Exercise goal:
Write out every entry in full. Leave nothing out.

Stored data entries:
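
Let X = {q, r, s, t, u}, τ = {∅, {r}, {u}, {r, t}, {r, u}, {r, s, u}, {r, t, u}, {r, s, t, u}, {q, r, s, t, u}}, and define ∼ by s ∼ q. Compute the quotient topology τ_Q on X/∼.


X/∼ = {[q=s], [r], [t], [u]}; |τ_Q| = 7.

Equivalence classes: [q=s], [r], [t], [u].
Quotient map π: X → X/∼ sends q ↦ [q=s], r ↦ [r], s ↦ [q=s], t ↦ [t], u ↦ [u].
For each subset V ⊆ X/∼, compute π^{-1}(V) ⊆ X and check whether π^{-1}(V) ∈ τ. V is open in τ_Q iff π^{-1}(V) ∈ τ.
  V = {}: π^{-1}(V) = ∅ ∈ τ ✓.
  V = {[q=s]}: π^{-1}(V) = {q, s} ∉ τ ✗.
  V = {[r]}: π^{-1}(V) = {r} ∈ τ ✓.
  V = {[q=s], [r]}: π^{-1}(V) = {q, r, s} ∉ τ ✗.
  V = {[t]}: π^{-1}(V) = {t} ∉ τ ✗.
  V = {[q=s], [t]}: π^{-1}(V) = {q, s, t} ∉ τ ✗.
  V = {[r], [t]}: π^{-1}(V) = {r, t} ∈ τ ✓.
  V = {[q=s], [r], [t]}: π^{-1}(V) = {q, r, s, t} ∉ τ ✗.
  V = {[u]}: π^{-1}(V) = {u} ∈ τ ✓.
  V = {[q=s], [u]}: π^{-1}(V) = {q, s, u} ∉ τ ✗.
  V = {[r], [u]}: π^{-1}(V) = {r, u} ∈ τ ✓.
  V = {[q=s], [r], [u]}: π^{-1}(V) = {q, r, s, u} ∉ τ ✗.
  V = {[t], [u]}: π^{-1}(V) = {t, u} ∉ τ ✗.
  V = {[q=s], [t], [u]}: π^{-1}(V) = {q, s, t, u} ∉ τ ✗.
  V = {[r], [t], [u]}: π^{-1}(V) = {r, t, u} ∈ τ ✓.
  V = {[q=s], [r], [t], [u]}: π^{-1}(V) = {q, r, s, t, u} ∈ τ ✓.
Open sets in the quotient: τ_Q = {{}, {[r]}, {[r], [t]}, {[u]}, {[r], [u]}, {[r], [t], [u]}, {[q=s], [r], [t], [u]}} (7 elements).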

Your solution:
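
Let X = {q, r, s, t, u}, τ = {∅, {r}, {u}, {r, t}, {r, u}, {r, s, u}, {r, t, u}, {r, s, t, u}, {q, r, s, t, u}}, and define ∼ by s ∼ q. Compute the quotient topology τ_Q on X/∼.


X/∼ = {[q=s], [r], [t], [u]}; |τ_Q| = 7.

Equivalence classes: [q=s], [r], [t], [u].
Quotient map π: X → X/∼ sends q ↦ [q=s], r ↦ [r], s ↦ [q=s], t ↦ [t], u ↦ [u].
For each subset V ⊆ X/∼, compute π^{-1}(V) ⊆ X and check whether π^{-1}(V) ∈ τ. V is open in τ_Q iff π^{-1}(V) ∈ τ.
  V = {}: π^{-1}(V) = ∅ ∈ τ ✓.
  V = {[q=s]}: π^{-1}(V) = {q, s} ∉ τ ✗.
  V = {[r]}: π^{-1}(V) = {r} ∈ τ ✓.
  V = {[q=s], [r]}: π^{-1}(V) = {q, r, s} ∉ τ ✗.
  V = {[t]}: π^{-1}(V) = {t} ∉ τ ✗.
  V = {[q=s], [t]}: π^{-1}(V) = {q, s, t} ∉ τ ✗.
  V = {[r], [t]}: π^{-1}(V) = {r, t} ∈ τ ✓.
  V = {[q=s], [r], [t]}: π^{-1}(V) = {q, r, s, t} ∉ τ ✗.
  V = {[u]}: π^{-1}(V) = {u} ∈ τ ✓.
  V = {[q=s], [u]}: π^{-1}(V) = {q, s, u} ∉ τ ✗.
  V = {[r], [u]}: π^{-1}(V) = {r, u} ∈ τ ✓.
  V = {[q=s], [r], [u]}: π^{-1}(V) = {q, r, s, u} ∉ τ ✗.
  V = {[t], [u]}: π^{-1}(V) = {t, u} ∉ τ ✗.
  V = {[q=s], [t], [u]}: π^{-1}(V) = {q, s, t, u} ∉ τ ✗.
  V = {[r], [t], [u]}: π^{-1}(V) = {r, t, u} ∈ τ ✓.
  V = {[q=s], [r], [t], [u]}: π^{-1}(V) = {q, r, s, t, u} ∈ τ ✓.
Open sets in the quotient: τ_Q = {{}, {[r]}, {[r], [t]}, {[u]}, {[r], [u]}, {[r], [t], [u]}, {[q=s], [r], [t], [u]}} (7 elements).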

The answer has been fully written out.